▸ DATA TO USE
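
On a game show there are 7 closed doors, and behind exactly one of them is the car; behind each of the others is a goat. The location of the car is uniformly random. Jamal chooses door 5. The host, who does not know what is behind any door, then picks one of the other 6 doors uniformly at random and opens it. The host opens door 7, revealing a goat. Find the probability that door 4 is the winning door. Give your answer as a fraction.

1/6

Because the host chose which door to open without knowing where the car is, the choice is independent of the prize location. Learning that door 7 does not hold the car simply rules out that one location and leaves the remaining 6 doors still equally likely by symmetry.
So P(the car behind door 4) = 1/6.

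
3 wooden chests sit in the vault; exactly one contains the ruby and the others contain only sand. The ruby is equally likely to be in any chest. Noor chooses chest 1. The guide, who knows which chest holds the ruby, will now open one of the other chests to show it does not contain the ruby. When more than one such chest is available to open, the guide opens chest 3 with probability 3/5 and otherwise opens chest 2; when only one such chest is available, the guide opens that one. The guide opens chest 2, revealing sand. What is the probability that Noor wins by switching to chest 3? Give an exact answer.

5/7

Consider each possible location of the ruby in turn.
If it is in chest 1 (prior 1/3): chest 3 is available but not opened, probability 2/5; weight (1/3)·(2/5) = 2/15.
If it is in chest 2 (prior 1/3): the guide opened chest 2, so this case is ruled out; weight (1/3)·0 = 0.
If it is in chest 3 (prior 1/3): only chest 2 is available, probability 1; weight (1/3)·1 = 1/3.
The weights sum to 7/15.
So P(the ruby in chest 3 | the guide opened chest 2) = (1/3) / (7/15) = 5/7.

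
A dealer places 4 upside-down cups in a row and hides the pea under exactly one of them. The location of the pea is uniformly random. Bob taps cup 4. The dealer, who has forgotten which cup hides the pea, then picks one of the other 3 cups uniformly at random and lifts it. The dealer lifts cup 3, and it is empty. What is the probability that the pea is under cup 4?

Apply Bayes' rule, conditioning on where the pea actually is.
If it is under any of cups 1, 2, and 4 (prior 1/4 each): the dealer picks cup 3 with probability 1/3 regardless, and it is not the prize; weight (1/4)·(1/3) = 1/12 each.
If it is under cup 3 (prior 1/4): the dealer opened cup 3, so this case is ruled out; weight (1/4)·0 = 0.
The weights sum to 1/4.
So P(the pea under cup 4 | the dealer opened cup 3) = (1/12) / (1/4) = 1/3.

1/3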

▸ TASK INSTRUCTIONS
Exactly as they stand above, write out all the entries again.

▸ THE ANSWER
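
On a game show there are 7 closed doors, and behind exactly one of them is the car; behind each of the others is a goat. The location of the car is uniformly random. Jamal chooses door 5. The host, who does not know what is behind any door, then picks one of the other 6 doors uniformly at random and opens it. The host opens door 7, revealing a goat. Find the probability that door 4 is the winning door. Give your answer as a fraction.

1/6

Because the host chose which door to open without knowing where the car is, the choice is independent of the prize location. Learning that door 7 does not hold the car simply rules out that one location and leaves the remaining 6 doors still equally likely by symmetry.
So P(the car behind door 4) = 1/6.

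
3 wooden chests sit in the vault; exactly one contains the ruby and the others contain only sand. The ruby is equally likely to be in any chest. Noor chooses chest 1. The guide, who knows which chest holds the ruby, will now open one of the other chests to show it does not contain the ruby. When more than one such chest is available to open, the guide opens chest 3 with probability 3/5 and otherwise opens chest 2; when only one such chest is available, the guide opens that one. The guide opens chest 2, revealing sand. What is the probability that Noor wins by switching to chest 3? Give an exact answer.

5/7

Consider each possible location of the ruby in turn.
If it is in chest 1 (prior 1/3): chest 3 is available but not opened, probability 2/5; weight (1/3)·(2/5) = 2/15.
If it is in chest 2 (prior 1/3): the guide opened chest 2, so this case is ruled out; weight (1/3)·0 = 0.
If it is in chest 3 (prior 1/3): only chest 2 is available, probability 1; weight (1/3)·1 = 1/3.
The weights sum to 7/15.
So P(the ruby in chest 3 | the guide opened chest 2) = (1/3) / (7/15) = 5/7.

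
A dealer places 4 upside-down cups in a row and hides the pea under exactly one of them. The location of the pea is uniformly random. Bob taps cup 4. The dealer, who has forgotten which cup hides the pea, then picks one of the other 3 cups uniformly at random and lifts it. The dealer lifts cup 3, and it is empty. What is the probability that the pea is under cup 4?

Apply Bayes' rule, conditioning on where the pea actually is.
If it is under any of cups 1, 2, and 4 (prior 1/4 each): the dealer picks cup 3 with probability 1/3 regardless, and it is not the prize; weight (1/4)·(1/3) = 1/12 each.
If it is under cup 3 (prior 1/4): the dealer opened cup 3, so this case is ruled out; weight (1/4)·0 = 0.
The weights sum to 1/4.
So P(the pea under cup 4 | the dealer opened cup 3) = (1/12) / (1/4) = 1/3.

1/3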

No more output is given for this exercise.